_WHAT IS NEEDED_
What lines in the records below hold the string "than"? Please show them.

[Dataset entries]
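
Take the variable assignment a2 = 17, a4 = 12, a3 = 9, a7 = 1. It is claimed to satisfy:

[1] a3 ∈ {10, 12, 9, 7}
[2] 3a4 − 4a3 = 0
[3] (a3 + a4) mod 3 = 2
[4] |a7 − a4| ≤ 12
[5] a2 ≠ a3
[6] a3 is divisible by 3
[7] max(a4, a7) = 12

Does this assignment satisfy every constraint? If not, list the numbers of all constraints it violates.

Constraint 3 does not hold.

[1] a3 = 9 is in {10, 12, 9, 7} — holds.
[2] 3a4 − 4a3 = 3(12) − 4(9) = 0 — holds.
[3] a3 + a4 = 21; 21 mod 3 = 0, not 2 — fails.
[4] |1 − 12| = 11; 11 ≤ 12 — holds.
[5] a2 = 17, a3 = 9; distinct — holds.
[6] 9 / 3 = 3, so 3 divides 9 — holds.
[7] max(12, 1) = 12 — holds.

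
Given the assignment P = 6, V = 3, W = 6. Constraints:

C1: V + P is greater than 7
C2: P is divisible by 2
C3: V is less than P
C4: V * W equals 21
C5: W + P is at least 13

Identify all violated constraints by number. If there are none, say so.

C1: V + P = 3 + 6 = 9; 9 > 7  holds
C2: 6 / 2 = 3, so 2 divides 6  holds
C3: V = 3, P = 6; 3 < 6  holds
C4: V * W = 3 * 6 = 18, not 21  fails
C5: W + P = 6 + 6 = 12; 12 < 13, bound 13 not met  fails

The assignment fails constraints 4 and 5.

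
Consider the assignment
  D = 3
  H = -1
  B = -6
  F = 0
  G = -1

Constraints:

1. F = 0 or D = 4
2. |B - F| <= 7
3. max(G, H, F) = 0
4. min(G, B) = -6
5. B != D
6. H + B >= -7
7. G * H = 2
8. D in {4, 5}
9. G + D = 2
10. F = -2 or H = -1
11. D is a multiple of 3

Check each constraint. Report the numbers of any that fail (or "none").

1. F = 0 = 0 (first disjunct) — holds.
2. |-6 - 0| = 6; 6 ≤ 7 — holds.
3. max(-1, -1, 0) = 0 — holds.
4. min(-1, -6) = -6 — holds.
5. B = -6, D = 3; distinct — holds.
6. H + B = -1 + (-6) = -7; -7 ≥ -7 — holds.
7. G * H = -1 * (-1) = 1, not 2 — does not hold.
8. D = 3 is not in {4, 5} — does not hold.
9. G + D = -1 + 3 = 2 — holds.
10. F = 0 ≠ -2, but H = -1 = -1 (second disjunct) — holds.
11. 3 / 3 = 1, so 3 divides 3 — holds.

Violated: 7 and 8.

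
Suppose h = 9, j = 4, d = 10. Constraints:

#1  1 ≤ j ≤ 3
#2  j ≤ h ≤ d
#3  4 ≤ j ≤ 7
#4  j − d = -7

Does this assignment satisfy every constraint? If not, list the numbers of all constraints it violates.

Constraints 1, 4 do not hold.

#1 j = 4 is outside [1, 3]  ✗
#2 values 4 ≤ 9 ≤ 10  ✓
#3 j = 4 lies in [4, 7]  ✓
#4 j − d = 4 − 10 = -6, not -7  ✗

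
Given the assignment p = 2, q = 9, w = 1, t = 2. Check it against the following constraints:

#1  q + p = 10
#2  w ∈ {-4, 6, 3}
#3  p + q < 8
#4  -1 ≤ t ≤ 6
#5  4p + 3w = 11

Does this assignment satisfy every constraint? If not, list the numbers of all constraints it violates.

#1 q + p = 9 + 2 = 11, not 10  ✗
#2 w = 1 is not in {-4, 6, 3}  ✗
#3 p + q = 2 + 9 = 11; 11 ≥ 8, bound 8 not met  ✗
#4 t = 2 lies in [-1, 6]  ✓
#5 4p + 3w = 4(2) + 3(1) = 11  ✓

Constraints 1, 2, and 3 do not hold.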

_EXERCISE RESPONSE_
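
C1: V + P is greater than 7
C3: V is less than P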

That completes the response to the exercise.